■ About this task ■
From the first line to the last, return the data exactly as it stands.

Stored items

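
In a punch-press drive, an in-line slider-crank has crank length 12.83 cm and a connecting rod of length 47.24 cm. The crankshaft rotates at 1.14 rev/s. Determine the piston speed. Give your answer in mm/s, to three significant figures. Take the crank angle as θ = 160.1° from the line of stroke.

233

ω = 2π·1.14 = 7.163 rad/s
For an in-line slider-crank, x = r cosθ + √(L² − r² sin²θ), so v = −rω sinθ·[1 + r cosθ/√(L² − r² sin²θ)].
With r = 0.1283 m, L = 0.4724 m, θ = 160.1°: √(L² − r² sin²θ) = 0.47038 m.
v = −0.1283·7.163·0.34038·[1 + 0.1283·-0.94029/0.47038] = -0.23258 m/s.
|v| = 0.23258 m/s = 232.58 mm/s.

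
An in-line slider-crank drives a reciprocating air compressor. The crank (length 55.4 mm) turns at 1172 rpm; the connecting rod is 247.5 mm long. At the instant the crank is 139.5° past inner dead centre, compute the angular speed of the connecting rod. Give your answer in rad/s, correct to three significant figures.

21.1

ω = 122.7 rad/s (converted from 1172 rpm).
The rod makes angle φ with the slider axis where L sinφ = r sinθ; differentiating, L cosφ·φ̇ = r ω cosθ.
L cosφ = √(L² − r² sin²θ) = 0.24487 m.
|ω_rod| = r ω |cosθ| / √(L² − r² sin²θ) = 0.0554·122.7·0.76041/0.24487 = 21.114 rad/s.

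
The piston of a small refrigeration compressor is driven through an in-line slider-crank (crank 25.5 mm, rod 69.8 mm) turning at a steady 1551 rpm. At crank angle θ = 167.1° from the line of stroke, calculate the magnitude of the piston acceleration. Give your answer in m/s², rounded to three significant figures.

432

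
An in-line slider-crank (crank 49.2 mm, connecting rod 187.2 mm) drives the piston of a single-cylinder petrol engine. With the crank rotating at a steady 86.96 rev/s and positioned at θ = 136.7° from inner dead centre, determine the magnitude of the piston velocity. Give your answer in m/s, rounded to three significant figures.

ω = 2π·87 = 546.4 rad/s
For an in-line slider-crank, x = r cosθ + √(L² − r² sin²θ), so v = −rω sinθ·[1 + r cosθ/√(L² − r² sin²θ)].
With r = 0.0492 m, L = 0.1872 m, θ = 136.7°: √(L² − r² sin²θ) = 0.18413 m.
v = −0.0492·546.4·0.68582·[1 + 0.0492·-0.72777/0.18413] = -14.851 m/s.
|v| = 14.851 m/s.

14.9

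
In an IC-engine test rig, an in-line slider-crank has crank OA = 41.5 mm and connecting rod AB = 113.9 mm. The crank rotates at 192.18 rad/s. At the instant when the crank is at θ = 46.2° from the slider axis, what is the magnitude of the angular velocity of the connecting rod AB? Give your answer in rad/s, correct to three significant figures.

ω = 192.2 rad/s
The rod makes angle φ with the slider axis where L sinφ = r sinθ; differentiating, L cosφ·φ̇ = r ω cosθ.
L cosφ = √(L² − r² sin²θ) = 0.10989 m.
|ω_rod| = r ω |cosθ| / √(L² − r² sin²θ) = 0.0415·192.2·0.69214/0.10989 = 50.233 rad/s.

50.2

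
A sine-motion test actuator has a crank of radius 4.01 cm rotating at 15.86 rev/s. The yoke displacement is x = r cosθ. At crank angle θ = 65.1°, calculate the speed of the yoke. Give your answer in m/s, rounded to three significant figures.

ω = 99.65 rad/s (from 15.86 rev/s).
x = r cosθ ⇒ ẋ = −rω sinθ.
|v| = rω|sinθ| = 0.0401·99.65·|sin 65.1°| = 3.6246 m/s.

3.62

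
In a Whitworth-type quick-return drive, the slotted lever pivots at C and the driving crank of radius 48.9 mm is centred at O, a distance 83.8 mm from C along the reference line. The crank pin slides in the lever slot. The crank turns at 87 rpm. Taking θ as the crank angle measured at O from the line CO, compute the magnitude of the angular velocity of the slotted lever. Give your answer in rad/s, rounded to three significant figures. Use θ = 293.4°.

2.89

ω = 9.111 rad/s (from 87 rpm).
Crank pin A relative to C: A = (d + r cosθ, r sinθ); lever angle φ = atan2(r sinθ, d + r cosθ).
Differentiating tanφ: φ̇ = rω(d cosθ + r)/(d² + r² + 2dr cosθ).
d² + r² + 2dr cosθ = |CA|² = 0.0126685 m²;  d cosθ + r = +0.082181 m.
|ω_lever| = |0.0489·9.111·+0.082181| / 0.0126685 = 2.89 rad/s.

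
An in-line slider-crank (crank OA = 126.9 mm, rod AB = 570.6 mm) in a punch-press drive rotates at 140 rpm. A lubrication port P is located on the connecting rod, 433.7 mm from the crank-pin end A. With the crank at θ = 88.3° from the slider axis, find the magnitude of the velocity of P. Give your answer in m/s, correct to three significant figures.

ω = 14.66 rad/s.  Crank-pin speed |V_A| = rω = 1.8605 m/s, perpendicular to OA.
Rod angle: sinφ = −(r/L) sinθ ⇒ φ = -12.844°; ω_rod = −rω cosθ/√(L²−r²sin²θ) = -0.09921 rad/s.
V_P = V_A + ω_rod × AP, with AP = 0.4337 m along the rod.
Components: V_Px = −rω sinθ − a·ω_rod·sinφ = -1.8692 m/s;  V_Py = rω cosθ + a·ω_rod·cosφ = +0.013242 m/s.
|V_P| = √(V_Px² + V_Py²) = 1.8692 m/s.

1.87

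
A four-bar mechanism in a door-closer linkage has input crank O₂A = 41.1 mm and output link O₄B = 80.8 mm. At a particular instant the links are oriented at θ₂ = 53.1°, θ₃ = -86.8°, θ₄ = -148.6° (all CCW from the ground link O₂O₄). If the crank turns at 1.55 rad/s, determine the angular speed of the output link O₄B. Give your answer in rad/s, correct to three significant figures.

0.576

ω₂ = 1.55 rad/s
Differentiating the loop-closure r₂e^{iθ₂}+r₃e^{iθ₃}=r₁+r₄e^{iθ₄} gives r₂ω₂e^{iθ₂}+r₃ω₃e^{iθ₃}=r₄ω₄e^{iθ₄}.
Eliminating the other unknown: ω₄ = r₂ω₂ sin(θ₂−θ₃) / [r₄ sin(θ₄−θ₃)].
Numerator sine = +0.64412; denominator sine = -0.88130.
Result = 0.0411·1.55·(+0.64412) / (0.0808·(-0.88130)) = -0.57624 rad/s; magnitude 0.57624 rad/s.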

■ Finished exercise ■
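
In a punch-press drive, an in-line slider-crank has crank length 12.83 cm and a connecting rod of length 47.24 cm. The crankshaft rotates at 1.14 rev/s. Determine the piston speed. Give your answer in mm/s, to three significant figures. Take the crank angle as θ = 160.1° from the line of stroke.

233

ω = 2π·1.14 = 7.163 rad/s
For an in-line slider-crank, x = r cosθ + √(L² − r² sin²θ), so v = −rω sinθ·[1 + r cosθ/√(L² − r² sin²θ)].
With r = 0.1283 m, L = 0.4724 m, θ = 160.1°: √(L² − r² sin²θ) = 0.47038 m.
v = −0.1283·7.163·0.34038·[1 + 0.1283·-0.94029/0.47038] = -0.23258 m/s.
|v| = 0.23258 m/s = 232.58 mm/s.

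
An in-line slider-crank drives a reciprocating air compressor. The crank (length 55.4 mm) turns at 1172 rpm; the connecting rod is 247.5 mm long. At the instant the crank is 139.5° past inner dead centre, compute the angular speed of the connecting rod. Give your answer in rad/s, correct to three significant figures.

21.1

ω = 122.7 rad/s (converted from 1172 rpm).
The rod makes angle φ with the slider axis where L sinφ = r sinθ; differentiating, L cosφ·φ̇ = r ω cosθ.
L cosφ = √(L² − r² sin²θ) = 0.24487 m.
|ω_rod| = r ω |cosθ| / √(L² − r² sin²θ) = 0.0554·122.7·0.76041/0.24487 = 21.114 rad/s.

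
The piston of a small refrigeration compressor is driven through an in-line slider-crank (crank 25.5 mm, rod 69.8 mm) turning at a steady 1551 rpm. At crank angle θ = 167.1° from the line of stroke, calculate the magnitude of the piston acceleration. Give your answer in m/s², rounded to three significant figures.

432

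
An in-line slider-crank (crank 49.2 mm, connecting rod 187.2 mm) drives the piston of a single-cylinder petrol engine. With the crank rotating at a steady 86.96 rev/s and positioned at θ = 136.7° from inner dead centre, determine the magnitude of the piston velocity. Give your answer in m/s, rounded to three significant figures.

ω = 2π·87 = 546.4 rad/s
For an in-line slider-crank, x = r cosθ + √(L² − r² sin²θ), so v = −rω sinθ·[1 + r cosθ/√(L² − r² sin²θ)].
With r = 0.0492 m, L = 0.1872 m, θ = 136.7°: √(L² − r² sin²θ) = 0.18413 m.
v = −0.0492·546.4·0.68582·[1 + 0.0492·-0.72777/0.18413] = -14.851 m/s.
|v| = 14.851 m/s.

14.9

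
In an IC-engine test rig, an in-line slider-crank has crank OA = 41.5 mm and connecting rod AB = 113.9 mm. The crank rotates at 192.18 rad/s. At the instant when the crank is at θ = 46.2° from the slider axis, what is the magnitude of the angular velocity of the connecting rod AB? Give your answer in rad/s, correct to three significant figures.

ω = 192.2 rad/s
The rod makes angle φ with the slider axis where L sinφ = r sinθ; differentiating, L cosφ·φ̇ = r ω cosθ.
L cosφ = √(L² − r² sin²θ) = 0.10989 m.
|ω_rod| = r ω |cosθ| / √(L² − r² sin²θ) = 0.0415·192.2·0.69214/0.10989 = 50.233 rad/s.

50.2

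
A sine-motion test actuator has a crank of radius 4.01 cm rotating at 15.86 rev/s. The yoke displacement is x = r cosθ. At crank angle θ = 65.1°, calculate the speed of the yoke. Give your answer in m/s, rounded to three significant figures.

ω = 99.65 rad/s (from 15.86 rev/s).
x = r cosθ ⇒ ẋ = −rω sinθ.
|v| = rω|sinθ| = 0.0401·99.65·|sin 65.1°| = 3.6246 m/s.

3.62

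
In a Whitworth-type quick-return drive, the slotted lever pivots at C and the driving crank of radius 48.9 mm is centred at O, a distance 83.8 mm from C along the reference line. The crank pin slides in the lever slot. The crank turns at 87 rpm. Taking θ as the crank angle measured at O from the line CO, compute the magnitude of the angular velocity of the slotted lever. Give your answer in rad/s, rounded to three significant figures. Use θ = 293.4°.

2.89

ω = 9.111 rad/s (from 87 rpm).
Crank pin A relative to C: A = (d + r cosθ, r sinθ); lever angle φ = atan2(r sinθ, d + r cosθ).
Differentiating tanφ: φ̇ = rω(d cosθ + r)/(d² + r² + 2dr cosθ).
d² + r² + 2dr cosθ = |CA|² = 0.0126685 m²;  d cosθ + r = +0.082181 m.
|ω_lever| = |0.0489·9.111·+0.082181| / 0.0126685 = 2.89 rad/s.

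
An in-line slider-crank (crank OA = 126.9 mm, rod AB = 570.6 mm) in a punch-press drive rotates at 140 rpm. A lubrication port P is located on the connecting rod, 433.7 mm from the crank-pin end A. With the crank at θ = 88.3° from the slider axis, find the magnitude of the velocity of P. Give your answer in m/s, correct to three significant figures.

ω = 14.66 rad/s.  Crank-pin speed |V_A| = rω = 1.8605 m/s, perpendicular to OA.
Rod angle: sinφ = −(r/L) sinθ ⇒ φ = -12.844°; ω_rod = −rω cosθ/√(L²−r²sin²θ) = -0.09921 rad/s.
V_P = V_A + ω_rod × AP, with AP = 0.4337 m along the rod.
Components: V_Px = −rω sinθ − a·ω_rod·sinφ = -1.8692 m/s;  V_Py = rω cosθ + a·ω_rod·cosφ = +0.013242 m/s.
|V_P| = √(V_Px² + V_Py²) = 1.8692 m/s.

1.87

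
A four-bar mechanism in a door-closer linkage has input crank O₂A = 41.1 mm and output link O₄B = 80.8 mm. At a particular instant the links are oriented at θ₂ = 53.1°, θ₃ = -86.8°, θ₄ = -148.6° (all CCW from the ground link O₂O₄). If the crank turns at 1.55 rad/s, determine the angular speed of the output link O₄B. Give your answer in rad/s, correct to three significant figures.

0.576

ω₂ = 1.55 rad/s
Differentiating the loop-closure r₂e^{iθ₂}+r₃e^{iθ₃}=r₁+r₄e^{iθ₄} gives r₂ω₂e^{iθ₂}+r₃ω₃e^{iθ₃}=r₄ω₄e^{iθ₄}.
Eliminating the other unknown: ω₄ = r₂ω₂ sin(θ₂−θ₃) / [r₄ sin(θ₄−θ₃)].
Numerator sine = +0.64412; denominator sine = -0.88130.
Result = 0.0411·1.55·(+0.64412) / (0.0808·(-0.88130)) = -0.57624 rad/s; magnitude 0.57624 rad/s.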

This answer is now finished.